Work item
In your reply, restate all of the records below word for word.

** Opening Dataset records block **

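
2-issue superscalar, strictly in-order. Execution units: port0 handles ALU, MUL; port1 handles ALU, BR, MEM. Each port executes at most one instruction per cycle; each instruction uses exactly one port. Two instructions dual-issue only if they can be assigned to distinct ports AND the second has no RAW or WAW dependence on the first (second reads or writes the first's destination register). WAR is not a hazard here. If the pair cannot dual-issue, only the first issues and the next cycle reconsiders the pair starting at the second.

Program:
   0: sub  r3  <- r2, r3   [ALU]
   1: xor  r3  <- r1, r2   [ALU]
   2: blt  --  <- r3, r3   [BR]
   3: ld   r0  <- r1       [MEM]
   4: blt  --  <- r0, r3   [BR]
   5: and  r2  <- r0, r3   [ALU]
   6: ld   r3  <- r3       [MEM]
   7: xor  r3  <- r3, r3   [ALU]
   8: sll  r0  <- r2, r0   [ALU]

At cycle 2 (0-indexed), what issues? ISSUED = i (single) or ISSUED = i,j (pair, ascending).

ISSUED = 2

0. sub.ALU @i0  | WAW r3
1. xor.ALU @i1  | RAW r3
2. blt.BR @i2  | no-port BR/MEM
3. ld.MEM @i3  | no-port MEM/BR
4. blt.BR;and.ALU @i4,i5  | 2-wide
5. ld.MEM @i6  | RAW+WAW r3
6. xor.ALU;sll.ALU @i7,i8  | 2-wide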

** Closing Dataset records block **

Response
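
2-issue superscalar, strictly in-order. Execution units: port0 handles ALU, MUL; port1 handles ALU, BR, MEM. Each port executes at most one instruction per cycle; each instruction uses exactly one port. Two instructions dual-issue only if they can be assigned to distinct ports AND the second has no RAW or WAW dependence on the first (second reads or writes the first's destination register). WAR is not a hazard here. If the pair cannot dual-issue, only the first issues and the next cycle reconsiders the pair starting at the second.

Program:
   0: sub  r3  <- r2, r3   [ALU]
   1: xor  r3  <- r1, r2   [ALU]
   2: blt  --  <- r3, r3   [BR]
   3: ld   r0  <- r1       [MEM]
   4: blt  --  <- r0, r3   [BR]
   5: and  r2  <- r0, r3   [ALU]
   6: ld   r3  <- r3       [MEM]
   7: xor  r3  <- r3, r3   [ALU]
   8: sll  r0  <- r2, r0   [ALU]

At cycle 2 (0-indexed), what issues? ISSUED = i (single) or ISSUED = i,j (pair, ascending).

ISSUED = 2

0. sub.ALU @i0  | WAW r3
1. xor.ALU @i1  | RAW r3
2. blt.BR @i2  | no-port BR/MEM
3. ld.MEM @i3  | no-port MEM/BR
4. blt.BR;and.ALU @i4,i5  | 2-wide
5. ld.MEM @i6  | RAW+WAW r3
6. xor.ALU;sll.ALU @i7,i8  | 2-wide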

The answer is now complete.